(Stored data)
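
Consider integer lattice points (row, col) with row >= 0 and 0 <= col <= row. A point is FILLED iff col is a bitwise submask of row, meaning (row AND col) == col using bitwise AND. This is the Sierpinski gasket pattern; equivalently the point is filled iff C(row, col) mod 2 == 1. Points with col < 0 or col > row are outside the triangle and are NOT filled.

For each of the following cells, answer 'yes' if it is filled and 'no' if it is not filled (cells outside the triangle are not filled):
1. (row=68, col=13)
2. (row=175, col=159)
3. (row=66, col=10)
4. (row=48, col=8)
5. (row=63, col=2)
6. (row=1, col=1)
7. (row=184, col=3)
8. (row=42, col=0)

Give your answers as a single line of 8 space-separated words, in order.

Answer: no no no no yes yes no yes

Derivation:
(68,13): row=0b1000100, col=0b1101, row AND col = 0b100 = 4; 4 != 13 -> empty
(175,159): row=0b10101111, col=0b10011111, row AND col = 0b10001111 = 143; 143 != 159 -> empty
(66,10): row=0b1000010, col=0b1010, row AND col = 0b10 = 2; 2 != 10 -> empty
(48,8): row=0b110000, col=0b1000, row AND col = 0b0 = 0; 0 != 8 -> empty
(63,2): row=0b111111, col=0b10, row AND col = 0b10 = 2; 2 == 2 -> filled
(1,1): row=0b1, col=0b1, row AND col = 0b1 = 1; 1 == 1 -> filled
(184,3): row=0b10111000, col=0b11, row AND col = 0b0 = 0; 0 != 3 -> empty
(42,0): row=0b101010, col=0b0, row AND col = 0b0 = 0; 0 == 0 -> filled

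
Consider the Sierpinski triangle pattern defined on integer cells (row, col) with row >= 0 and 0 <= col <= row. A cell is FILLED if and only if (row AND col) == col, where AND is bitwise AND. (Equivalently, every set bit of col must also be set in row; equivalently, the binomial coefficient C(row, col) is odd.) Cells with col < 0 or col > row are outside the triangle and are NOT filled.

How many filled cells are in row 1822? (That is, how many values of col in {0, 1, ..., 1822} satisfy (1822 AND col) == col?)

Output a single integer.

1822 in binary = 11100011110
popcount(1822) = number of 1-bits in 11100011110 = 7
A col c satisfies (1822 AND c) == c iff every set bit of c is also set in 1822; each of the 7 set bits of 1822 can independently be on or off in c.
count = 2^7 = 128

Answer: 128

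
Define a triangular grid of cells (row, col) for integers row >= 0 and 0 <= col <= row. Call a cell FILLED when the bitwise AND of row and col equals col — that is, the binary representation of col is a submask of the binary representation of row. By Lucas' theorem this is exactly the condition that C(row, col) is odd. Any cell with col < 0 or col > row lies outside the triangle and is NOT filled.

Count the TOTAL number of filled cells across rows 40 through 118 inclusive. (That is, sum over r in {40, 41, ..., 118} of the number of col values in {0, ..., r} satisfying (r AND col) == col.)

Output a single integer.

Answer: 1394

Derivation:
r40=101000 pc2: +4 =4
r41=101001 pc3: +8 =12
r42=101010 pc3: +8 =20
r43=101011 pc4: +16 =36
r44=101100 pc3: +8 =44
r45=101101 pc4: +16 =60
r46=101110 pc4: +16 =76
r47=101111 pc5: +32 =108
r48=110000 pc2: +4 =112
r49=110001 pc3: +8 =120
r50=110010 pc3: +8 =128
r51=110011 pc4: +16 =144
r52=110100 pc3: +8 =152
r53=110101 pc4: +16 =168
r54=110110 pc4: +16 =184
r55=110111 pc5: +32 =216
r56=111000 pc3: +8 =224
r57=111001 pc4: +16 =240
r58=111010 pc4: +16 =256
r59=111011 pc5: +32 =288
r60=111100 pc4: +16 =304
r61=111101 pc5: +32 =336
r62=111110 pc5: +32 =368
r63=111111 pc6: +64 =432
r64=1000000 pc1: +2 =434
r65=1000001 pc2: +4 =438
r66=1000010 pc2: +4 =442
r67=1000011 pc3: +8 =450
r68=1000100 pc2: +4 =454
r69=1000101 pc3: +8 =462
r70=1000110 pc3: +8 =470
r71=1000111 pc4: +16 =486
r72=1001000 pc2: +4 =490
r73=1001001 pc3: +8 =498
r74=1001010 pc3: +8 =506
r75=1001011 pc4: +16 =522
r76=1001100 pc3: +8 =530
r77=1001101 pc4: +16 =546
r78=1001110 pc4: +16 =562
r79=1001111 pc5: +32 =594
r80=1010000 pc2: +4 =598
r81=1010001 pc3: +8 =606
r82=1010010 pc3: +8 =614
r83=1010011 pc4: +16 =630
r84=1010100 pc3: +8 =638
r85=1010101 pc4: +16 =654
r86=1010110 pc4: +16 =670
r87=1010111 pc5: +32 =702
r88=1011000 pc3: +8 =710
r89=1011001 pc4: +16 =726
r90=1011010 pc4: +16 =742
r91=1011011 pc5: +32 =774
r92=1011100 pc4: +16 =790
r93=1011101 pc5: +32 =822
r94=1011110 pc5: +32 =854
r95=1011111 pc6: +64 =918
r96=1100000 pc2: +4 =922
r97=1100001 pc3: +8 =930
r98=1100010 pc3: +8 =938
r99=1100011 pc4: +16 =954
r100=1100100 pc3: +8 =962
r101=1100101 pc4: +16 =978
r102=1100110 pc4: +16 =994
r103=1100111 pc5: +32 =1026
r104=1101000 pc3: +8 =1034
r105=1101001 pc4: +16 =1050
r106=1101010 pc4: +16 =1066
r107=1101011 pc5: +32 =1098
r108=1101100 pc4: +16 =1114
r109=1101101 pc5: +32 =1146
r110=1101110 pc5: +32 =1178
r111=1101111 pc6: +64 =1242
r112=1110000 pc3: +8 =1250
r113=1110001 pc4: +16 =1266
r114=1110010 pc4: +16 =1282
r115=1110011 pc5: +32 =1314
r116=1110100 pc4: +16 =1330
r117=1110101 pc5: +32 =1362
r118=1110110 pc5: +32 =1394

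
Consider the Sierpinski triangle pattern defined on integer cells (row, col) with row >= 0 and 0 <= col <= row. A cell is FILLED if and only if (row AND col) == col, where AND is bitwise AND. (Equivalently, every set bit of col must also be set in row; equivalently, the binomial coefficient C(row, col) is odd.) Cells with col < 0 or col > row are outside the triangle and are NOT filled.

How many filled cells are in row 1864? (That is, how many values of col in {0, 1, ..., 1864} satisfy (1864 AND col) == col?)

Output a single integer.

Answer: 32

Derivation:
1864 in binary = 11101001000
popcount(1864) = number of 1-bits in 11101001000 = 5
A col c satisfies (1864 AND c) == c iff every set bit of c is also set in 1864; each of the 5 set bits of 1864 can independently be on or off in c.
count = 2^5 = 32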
--
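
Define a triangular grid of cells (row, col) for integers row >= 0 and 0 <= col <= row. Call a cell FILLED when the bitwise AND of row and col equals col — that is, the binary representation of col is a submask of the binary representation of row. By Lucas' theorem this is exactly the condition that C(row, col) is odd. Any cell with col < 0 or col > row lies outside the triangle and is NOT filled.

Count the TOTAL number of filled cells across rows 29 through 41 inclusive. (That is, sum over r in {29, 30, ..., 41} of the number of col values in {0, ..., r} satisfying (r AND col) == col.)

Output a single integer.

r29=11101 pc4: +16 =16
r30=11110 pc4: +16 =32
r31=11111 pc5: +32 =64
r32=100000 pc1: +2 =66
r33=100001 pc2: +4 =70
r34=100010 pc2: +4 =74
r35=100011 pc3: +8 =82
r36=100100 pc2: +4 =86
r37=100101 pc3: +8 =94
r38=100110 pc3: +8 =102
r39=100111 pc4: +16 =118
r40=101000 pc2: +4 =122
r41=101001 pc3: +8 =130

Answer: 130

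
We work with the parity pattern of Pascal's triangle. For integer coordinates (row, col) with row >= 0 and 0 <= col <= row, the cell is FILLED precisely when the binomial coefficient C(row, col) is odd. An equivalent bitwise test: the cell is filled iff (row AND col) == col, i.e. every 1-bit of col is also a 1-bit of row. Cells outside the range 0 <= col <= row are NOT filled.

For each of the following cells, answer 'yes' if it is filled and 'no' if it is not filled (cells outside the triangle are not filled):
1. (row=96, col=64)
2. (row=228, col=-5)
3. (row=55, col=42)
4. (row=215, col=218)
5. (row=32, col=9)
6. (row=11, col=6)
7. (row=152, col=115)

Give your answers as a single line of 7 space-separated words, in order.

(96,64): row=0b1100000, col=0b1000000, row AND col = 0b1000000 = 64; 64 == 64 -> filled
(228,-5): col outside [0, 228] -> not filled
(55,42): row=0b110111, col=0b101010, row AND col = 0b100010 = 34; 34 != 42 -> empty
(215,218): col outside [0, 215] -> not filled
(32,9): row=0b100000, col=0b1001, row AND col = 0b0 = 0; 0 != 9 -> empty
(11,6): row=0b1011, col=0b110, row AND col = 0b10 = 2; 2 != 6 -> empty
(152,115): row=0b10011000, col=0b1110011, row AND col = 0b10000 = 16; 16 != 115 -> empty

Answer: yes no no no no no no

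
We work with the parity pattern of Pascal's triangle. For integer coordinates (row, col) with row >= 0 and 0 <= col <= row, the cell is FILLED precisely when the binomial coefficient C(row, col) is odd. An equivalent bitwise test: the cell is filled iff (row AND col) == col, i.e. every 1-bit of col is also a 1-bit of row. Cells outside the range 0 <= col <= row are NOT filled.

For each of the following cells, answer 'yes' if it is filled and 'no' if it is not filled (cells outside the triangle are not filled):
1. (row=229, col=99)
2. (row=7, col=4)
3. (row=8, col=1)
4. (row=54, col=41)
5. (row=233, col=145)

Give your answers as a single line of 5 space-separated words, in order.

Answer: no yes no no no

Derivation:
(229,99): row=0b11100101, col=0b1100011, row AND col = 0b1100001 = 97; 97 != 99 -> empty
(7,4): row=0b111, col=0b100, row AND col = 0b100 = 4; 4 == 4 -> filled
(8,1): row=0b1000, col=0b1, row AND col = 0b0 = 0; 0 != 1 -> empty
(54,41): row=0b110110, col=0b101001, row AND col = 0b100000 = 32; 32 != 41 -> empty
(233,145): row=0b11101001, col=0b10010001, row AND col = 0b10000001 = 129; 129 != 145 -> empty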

## What the task requires
Both end lines included, restate word for word the lines above from the line with "Consider integer lattice" to the line with "4. (row=48, col=8)", and nothing else.

## Finished task
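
Consider integer lattice points (row, col) with row >= 0 and 0 <= col <= row. A point is FILLED iff col is a bitwise submask of row, meaning (row AND col) == col using bitwise AND. This is the Sierpinski gasket pattern; equivalently the point is filled iff C(row, col) mod 2 == 1. Points with col < 0 or col > row are outside the triangle and are NOT filled.

For each of the following cells, answer 'yes' if it is filled and 'no' if it is not filled (cells outside the triangle are not filled):
1. (row=68, col=13)
2. (row=175, col=159)
3. (row=66, col=10)
4. (row=48, col=8)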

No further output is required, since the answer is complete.